Work order ▸
If a line below contains the string "than", return that line.

(Saved entries)
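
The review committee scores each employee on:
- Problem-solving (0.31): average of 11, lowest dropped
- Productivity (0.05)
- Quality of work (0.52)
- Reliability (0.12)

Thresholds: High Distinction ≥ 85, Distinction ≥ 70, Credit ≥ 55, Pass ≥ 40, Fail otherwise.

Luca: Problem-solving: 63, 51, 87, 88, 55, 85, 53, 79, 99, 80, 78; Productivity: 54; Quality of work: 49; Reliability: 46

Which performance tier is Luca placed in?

Credit

Problem-solving: drop 51 → average of remaining 10 = 767/10 = 76.7
Weighted total:
  Problem-solving 76.7 × 0.31 = 23.777
  Productivity 54 × 0.05 = 2.7
  Quality of work 49 × 0.52 = 25.48
  Reliability 46 × 0.12 = 5.52
Sum = 57.477
57.477 is ≥ 55 and < 70 → Credit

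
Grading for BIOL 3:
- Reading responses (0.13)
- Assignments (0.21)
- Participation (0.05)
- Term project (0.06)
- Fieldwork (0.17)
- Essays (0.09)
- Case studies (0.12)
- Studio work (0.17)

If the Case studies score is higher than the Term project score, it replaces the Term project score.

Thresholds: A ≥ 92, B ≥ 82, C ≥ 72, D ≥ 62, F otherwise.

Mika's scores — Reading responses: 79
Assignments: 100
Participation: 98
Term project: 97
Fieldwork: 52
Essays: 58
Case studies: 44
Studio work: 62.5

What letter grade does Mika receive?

Case studies (44) ≤ Term project (97), so Term project stays at 97.
Weighted total:
  Reading responses 79 × 0.13 = 10.27
  Assignments 100 × 0.21 = 21
  Participation 98 × 0.05 = 4.9
  Term project 97 × 0.06 = 5.82
  Fieldwork 52 × 0.17 = 8.84
  Essays 58 × 0.09 = 5.22
  Case studies 44 × 0.12 = 5.28
  Studio work 62.5 × 0.17 = 10.625
Sum = 71.955
71.955 is ≥ 62 and < 72 → D

D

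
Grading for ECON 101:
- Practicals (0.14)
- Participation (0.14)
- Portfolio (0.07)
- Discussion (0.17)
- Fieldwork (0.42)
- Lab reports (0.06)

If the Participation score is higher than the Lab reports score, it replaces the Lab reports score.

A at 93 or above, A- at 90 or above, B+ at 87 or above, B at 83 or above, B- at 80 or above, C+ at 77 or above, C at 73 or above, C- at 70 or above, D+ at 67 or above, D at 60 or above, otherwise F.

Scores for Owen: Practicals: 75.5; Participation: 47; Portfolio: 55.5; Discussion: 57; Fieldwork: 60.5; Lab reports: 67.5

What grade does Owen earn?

D

Participation (47) ≤ Lab reports (67.5), so Lab reports stays at 67.5.
Weighted total:
  Practicals 75.5 × 0.14 = 10.57
  Participation 47 × 0.14 = 6.58
  Portfolio 55.5 × 0.07 = 3.885
  Discussion 57 × 0.17 = 9.69
  Fieldwork 60.5 × 0.42 = 25.41
  Lab reports 67.5 × 0.06 = 4.05
Sum = 60.185
60.185 is ≥ 60 and < 67 → D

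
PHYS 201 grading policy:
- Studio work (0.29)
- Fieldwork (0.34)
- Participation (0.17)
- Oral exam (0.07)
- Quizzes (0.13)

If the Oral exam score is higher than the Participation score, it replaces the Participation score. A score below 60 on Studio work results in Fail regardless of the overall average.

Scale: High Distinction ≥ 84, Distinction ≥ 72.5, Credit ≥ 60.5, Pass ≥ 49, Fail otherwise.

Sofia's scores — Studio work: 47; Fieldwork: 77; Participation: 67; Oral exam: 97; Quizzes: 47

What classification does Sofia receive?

Oral exam (97) > Participation (67), so Participation counts as 97.
Studio work score 47 < 60: minimum not met.
Weighted total:
  Studio work 47 × 0.29 = 13.63
  Fieldwork 77 × 0.34 = 26.18
  Participation 97 × 0.17 = 16.49
  Oral exam 97 × 0.07 = 6.79
  Quizzes 47 × 0.13 = 6.11
Sum = 69.2
Because the Studio work minimum was not met, the result is Fail.

Fail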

Response to the exercise ▸
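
If the Case studies score is higher than the Term project score, it replaces the Term project score.
If the Participation score is higher than the Lab reports score, it replaces the Lab reports score.
If the Oral exam score is higher than the Participation score, it replaces the Participation score. A score below 60 on Studio work results in Fail regardless of the overall average.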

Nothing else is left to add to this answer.